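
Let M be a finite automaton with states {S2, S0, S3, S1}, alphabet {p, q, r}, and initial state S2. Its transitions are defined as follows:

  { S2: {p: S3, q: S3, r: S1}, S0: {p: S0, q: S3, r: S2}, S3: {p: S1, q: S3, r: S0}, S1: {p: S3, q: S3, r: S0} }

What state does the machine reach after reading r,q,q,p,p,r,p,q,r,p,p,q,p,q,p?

S1

start at S2
read 'r': S2 → S1
read 'q': S1 → S3
read 'q': S3 → S3
read 'p': S3 → S1
read 'p': S1 → S3
read 'r': S3 → S0
read 'p': S0 → S0
read 'q': S0 → S3
read 'r': S3 → S0
read 'p': S0 → S0
read 'p': S0 → S0
read 'q': S0 → S3
read 'p': S3 → S1
read 'q': S1 → S3
read 'p': S3 → S1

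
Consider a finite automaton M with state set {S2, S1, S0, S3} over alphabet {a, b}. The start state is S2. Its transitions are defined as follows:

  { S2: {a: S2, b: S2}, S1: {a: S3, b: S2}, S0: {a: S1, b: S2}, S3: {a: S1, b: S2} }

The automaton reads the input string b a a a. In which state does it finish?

S2

Trace: S2 -b-> S2 -a-> S2 -a-> S2 -a-> S2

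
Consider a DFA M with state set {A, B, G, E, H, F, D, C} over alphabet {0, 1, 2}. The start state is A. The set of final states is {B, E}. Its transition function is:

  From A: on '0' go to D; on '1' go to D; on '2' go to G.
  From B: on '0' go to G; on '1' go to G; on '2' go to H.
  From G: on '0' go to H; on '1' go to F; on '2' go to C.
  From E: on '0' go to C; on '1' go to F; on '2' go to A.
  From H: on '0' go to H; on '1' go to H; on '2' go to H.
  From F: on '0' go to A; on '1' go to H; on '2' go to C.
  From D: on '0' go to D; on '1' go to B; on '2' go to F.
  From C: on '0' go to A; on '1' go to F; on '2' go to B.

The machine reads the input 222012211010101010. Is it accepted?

No

A → G → C → B → G → F → C → B → G → F → A → D → D → B → G → F → A → D → D
End state D is not accepting.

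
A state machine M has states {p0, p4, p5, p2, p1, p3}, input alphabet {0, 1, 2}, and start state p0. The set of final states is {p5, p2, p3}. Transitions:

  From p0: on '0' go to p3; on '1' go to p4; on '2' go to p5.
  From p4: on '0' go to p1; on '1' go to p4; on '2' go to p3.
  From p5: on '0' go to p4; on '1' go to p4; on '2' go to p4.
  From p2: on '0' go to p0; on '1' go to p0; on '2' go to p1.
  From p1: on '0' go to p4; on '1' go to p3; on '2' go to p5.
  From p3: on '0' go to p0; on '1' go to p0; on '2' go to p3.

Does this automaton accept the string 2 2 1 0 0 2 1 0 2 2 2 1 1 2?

Yes

Trace: p0 -2-> p5 -2-> p4 -1-> p4 -0-> p1 -0-> p4 -2-> p3 -1-> p0 -0-> p3 -2-> p3 -2-> p3 -2-> p3 -1-> p0 -1-> p4 -2-> p3
End state p3 is accepting.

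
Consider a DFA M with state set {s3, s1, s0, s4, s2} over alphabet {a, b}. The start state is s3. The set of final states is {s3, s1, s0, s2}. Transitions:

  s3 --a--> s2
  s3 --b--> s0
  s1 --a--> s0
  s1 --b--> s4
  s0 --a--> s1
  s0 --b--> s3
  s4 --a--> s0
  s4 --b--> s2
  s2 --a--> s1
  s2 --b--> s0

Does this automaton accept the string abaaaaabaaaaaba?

s3 → s2 → s0 → s1 → s0 → s1 → s0 → s1 → s4 → s0 → s1 → s0 → s1 → s0 → s3 → s2
End state s2 is accepting.

Yes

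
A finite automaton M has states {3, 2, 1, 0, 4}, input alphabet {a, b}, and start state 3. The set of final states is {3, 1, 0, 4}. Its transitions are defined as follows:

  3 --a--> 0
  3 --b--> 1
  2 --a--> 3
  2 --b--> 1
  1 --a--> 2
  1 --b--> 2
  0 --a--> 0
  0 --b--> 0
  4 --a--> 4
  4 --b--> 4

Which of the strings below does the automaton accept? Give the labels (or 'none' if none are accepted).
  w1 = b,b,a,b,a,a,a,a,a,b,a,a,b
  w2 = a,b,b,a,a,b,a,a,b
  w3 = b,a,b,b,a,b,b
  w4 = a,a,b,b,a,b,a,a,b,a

w1: 3 → 1 → 2 → 3 → 1 → 2 → 3 → 0 → 0 → 0 → 0 → 0 → 0 → 0  → end 0, accepted
w2: 3 → 0 → 0 → 0 → 0 → 0 → 0 → 0 → 0 → 0  → end 0, accepted
w3: 3 → 1 → 2 → 1 → 2 → 3 → 1 → 2  → end 2, rejected
w4: 3 → 0 → 0 → 0 → 0 → 0 → 0 → 0 → 0 → 0 → 0  → end 0, accepted

w1, w2, w4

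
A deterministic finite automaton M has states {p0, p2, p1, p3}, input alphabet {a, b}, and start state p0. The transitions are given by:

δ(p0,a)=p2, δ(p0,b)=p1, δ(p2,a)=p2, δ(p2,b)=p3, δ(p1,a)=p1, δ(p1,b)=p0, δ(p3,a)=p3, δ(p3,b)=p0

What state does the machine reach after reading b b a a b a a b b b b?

p1

Trace: p0 -b-> p1 -b-> p0 -a-> p2 -a-> p2 -b-> p3 -a-> p3 -a-> p3 -b-> p0 -b-> p1 -b-> p0 -b-> p1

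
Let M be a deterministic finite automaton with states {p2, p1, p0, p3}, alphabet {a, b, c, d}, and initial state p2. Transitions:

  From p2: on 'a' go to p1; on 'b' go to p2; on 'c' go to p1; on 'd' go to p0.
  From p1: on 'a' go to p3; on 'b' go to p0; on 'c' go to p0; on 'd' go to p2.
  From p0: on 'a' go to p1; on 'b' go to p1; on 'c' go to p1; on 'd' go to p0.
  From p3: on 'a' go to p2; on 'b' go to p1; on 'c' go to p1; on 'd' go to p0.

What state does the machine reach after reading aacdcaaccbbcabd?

Trace: p2 -a-> p1 -a-> p3 -c-> p1 -d-> p2 -c-> p1 -a-> p3 -a-> p2 -c-> p1 -c-> p0 -b-> p1 -b-> p0 -c-> p1 -a-> p3 -b-> p1 -d-> p2

p2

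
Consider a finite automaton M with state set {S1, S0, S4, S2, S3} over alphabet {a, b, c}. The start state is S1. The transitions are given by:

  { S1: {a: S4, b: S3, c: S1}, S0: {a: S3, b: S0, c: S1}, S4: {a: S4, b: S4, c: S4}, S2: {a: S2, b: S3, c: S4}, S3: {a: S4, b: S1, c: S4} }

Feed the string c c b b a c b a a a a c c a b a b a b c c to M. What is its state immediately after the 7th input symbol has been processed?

start at S1
read 'c': S1 → S1
read 'c': S1 → S1
read 'b': S1 → S3
read 'b': S3 → S1
read 'a': S1 → S4
read 'c': S4 → S4
read 'b': S4 → S4
After 7 symbols: S4.

S4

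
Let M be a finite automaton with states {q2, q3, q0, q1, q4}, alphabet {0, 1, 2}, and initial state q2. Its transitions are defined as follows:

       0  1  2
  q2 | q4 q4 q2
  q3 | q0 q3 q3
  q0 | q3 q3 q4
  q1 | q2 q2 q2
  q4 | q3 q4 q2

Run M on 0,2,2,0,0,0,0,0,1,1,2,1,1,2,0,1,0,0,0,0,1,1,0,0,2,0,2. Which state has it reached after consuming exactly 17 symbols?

q0

q2 → q4 → q2 → q2 → q4 → q3 → q0 → q3 → q0 → q3 → q3 → q3 → q3 → q3 → q3 → q0 → q3 → q0
After 17 symbols: q0.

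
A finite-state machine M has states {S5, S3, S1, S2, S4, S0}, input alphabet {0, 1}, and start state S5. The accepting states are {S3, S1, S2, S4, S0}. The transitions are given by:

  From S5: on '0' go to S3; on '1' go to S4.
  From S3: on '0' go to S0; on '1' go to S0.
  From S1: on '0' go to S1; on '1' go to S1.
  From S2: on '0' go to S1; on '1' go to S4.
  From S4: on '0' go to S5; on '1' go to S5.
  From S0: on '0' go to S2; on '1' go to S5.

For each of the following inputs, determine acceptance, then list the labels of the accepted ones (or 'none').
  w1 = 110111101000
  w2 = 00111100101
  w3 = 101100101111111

w1: S5 → S4 → S5 → S3 → S0 → S5 → S4 → S5 → S3 → S0 → S2 → S1 → S1  → end S1, accepted
w2: S5 → S3 → S0 → S5 → S4 → S5 → S4 → S5 → S3 → S0 → S2 → S4  → end S4, accepted
w3: S5 → S4 → S5 → S4 → S5 → S3 → S0 → S5 → S3 → S0 → S5 → S4 → S5 → S4 → S5 → S4  → end S4, accepted

w1, w2, w3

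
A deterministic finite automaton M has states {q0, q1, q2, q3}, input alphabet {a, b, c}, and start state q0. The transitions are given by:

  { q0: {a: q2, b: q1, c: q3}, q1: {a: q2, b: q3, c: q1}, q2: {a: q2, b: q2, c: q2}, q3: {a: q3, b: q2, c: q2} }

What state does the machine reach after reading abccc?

start at q0
read 'a': q0 → q2
read 'b': q2 → q2
read 'c': q2 → q2
read 'c': q2 → q2
read 'c': q2 → q2

q2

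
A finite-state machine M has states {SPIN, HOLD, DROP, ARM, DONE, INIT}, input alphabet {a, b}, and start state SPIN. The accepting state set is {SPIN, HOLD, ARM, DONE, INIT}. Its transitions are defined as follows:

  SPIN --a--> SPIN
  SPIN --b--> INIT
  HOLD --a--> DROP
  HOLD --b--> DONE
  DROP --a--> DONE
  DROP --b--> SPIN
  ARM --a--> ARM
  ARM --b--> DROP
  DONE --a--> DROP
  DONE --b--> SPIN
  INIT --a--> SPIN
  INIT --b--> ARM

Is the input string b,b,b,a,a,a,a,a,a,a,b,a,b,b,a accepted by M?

start at SPIN
read 'b': SPIN → INIT
read 'b': INIT → ARM
read 'b': ARM → DROP
read 'a': DROP → DONE
read 'a': DONE → DROP
read 'a': DROP → DONE
read 'a': DONE → DROP
read 'a': DROP → DONE
read 'a': DONE → DROP
read 'a': DROP → DONE
read 'b': DONE → SPIN
read 'a': SPIN → SPIN
read 'b': SPIN → INIT
read 'b': INIT → ARM
read 'a': ARM → ARM
End state ARM is accepting.

Yes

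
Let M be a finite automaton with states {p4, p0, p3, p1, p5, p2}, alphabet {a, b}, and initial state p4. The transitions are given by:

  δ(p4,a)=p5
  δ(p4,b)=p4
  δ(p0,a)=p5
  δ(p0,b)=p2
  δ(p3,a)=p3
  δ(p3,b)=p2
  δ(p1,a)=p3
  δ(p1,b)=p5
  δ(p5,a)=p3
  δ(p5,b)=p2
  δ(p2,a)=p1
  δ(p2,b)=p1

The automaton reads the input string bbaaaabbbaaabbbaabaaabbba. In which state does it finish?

start at p4
read 'b': p4 → p4
read 'b': p4 → p4
read 'a': p4 → p5
read 'a': p5 → p3
read 'a': p3 → p3
read 'a': p3 → p3
read 'b': p3 → p2
read 'b': p2 → p1
read 'b': p1 → p5
read 'a': p5 → p3
read 'a': p3 → p3
read 'a': p3 → p3
read 'b': p3 → p2
read 'b': p2 → p1
read 'b': p1 → p5
read 'a': p5 → p3
read 'a': p3 → p3
read 'b': p3 → p2
read 'a': p2 → p1
read 'a': p1 → p3
read 'a': p3 → p3
read 'b': p3 → p2
read 'b': p2 → p1
read 'b': p1 → p5
read 'a': p5 → p3

p3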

- [To do]:
If a line in the data above holds the string "labels", copy it.

- [Solution to this task]:
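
Which of the strings below does the automaton accept? Give the labels (or 'none' if none are accepted).
For each of the following inputs, determine acceptance, then list the labels of the accepted ones (or 'none').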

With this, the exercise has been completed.